> Exercise goal:
Give back the material that follows, identical in every line.

> Data shown:
# # # #

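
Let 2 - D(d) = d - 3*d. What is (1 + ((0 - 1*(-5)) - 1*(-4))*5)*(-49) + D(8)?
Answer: -2236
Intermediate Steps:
D(d) = 2 + 2*d (D(d) = 2 - (d - 3*d) = 2 - (-2)*d = 2 + 2*d)
(1 + ((0 - 1*(-5)) - 1*(-4))*5)*(-49) + D(8) = (1 + ((0 - 1*(-5)) - 1*(-4))*5)*(-49) + (2 + 2*8) = (1 + ((0 + 5) + 4)*5)*(-49) + (2 + 16) = (1 + (5 + 4)*5)*(-49) + 18 = (1 + 9*5)*(-49) + 18 = (1 + 45)*(-49) + 18 = 46*(-49) + 18 = -2254 + 18 = -2236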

# # # #

> Answer box:
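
Let 2 - D(d) = d - 3*d. What is (1 + ((0 - 1*(-5)) - 1*(-4))*5)*(-49) + D(8)?
Answer: -2236
Intermediate Steps:
D(d) = 2 + 2*d (D(d) = 2 - (d - 3*d) = 2 - (-2)*d = 2 + 2*d)
(1 + ((0 - 1*(-5)) - 1*(-4))*5)*(-49) + D(8) = (1 + ((0 - 1*(-5)) - 1*(-4))*5)*(-49) + (2 + 2*8) = (1 + ((0 + 5) + 4)*5)*(-49) + (2 + 16) = (1 + (5 + 4)*5)*(-49) + 18 = (1 + 9*5)*(-49) + 18 = (1 + 45)*(-49) + 18 = 46*(-49) + 18 = -2254 + 18 = -2236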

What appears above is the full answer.